Return exactly the lines of the records below, starting at the line that contains "The relevant relationships" and ending at the line that contains "lowers A by 6.", with both of those lines kept.

Top of Provided records

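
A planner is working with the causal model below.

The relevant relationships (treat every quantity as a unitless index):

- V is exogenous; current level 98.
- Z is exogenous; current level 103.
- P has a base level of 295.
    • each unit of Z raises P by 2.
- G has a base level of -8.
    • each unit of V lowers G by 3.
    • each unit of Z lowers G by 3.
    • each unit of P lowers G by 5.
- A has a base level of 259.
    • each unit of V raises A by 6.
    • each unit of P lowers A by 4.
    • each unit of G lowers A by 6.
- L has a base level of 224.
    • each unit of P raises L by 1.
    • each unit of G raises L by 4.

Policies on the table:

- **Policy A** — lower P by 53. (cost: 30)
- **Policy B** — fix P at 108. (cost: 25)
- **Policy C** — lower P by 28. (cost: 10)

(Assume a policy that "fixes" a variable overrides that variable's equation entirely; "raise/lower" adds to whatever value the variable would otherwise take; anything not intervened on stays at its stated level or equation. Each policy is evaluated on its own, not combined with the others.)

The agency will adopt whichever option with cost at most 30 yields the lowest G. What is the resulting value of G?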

Bottom of Provided records
Top of Provided records

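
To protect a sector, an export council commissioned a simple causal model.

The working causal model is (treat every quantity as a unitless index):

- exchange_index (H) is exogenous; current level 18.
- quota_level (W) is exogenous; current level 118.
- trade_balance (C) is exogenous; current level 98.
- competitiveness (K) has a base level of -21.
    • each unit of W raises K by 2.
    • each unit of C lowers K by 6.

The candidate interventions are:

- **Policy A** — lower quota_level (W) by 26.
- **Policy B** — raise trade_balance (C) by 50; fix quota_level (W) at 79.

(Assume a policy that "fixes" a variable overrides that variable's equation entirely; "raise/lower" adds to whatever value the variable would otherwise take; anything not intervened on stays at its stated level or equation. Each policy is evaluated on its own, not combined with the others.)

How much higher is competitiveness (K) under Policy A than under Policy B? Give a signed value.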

Bottom of Provided records
Top of Provided records

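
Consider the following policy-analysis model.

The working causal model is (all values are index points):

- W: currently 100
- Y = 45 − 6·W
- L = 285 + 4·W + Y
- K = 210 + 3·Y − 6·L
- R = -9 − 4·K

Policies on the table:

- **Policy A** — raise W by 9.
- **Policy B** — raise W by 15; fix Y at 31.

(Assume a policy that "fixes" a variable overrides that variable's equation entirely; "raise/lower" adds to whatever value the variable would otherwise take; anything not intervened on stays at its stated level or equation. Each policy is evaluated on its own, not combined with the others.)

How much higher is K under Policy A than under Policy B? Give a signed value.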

Bottom of Provided records

Solution:
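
The relevant relationships (treat every quantity as a unitless index):

- V is exogenous; current level 98.
- Z is exogenous; current level 103.
- P has a base level of 295.
    • each unit of Z raises P by 2.
- G has a base level of -8.
    • each unit of V lowers G by 3.
    • each unit of Z lowers G by 3.
    • each unit of P lowers G by 5.
- A has a base level of 259.
    • each unit of V raises A by 6.
    • each unit of P lowers A by 4.
    • each unit of G lowers A by 6.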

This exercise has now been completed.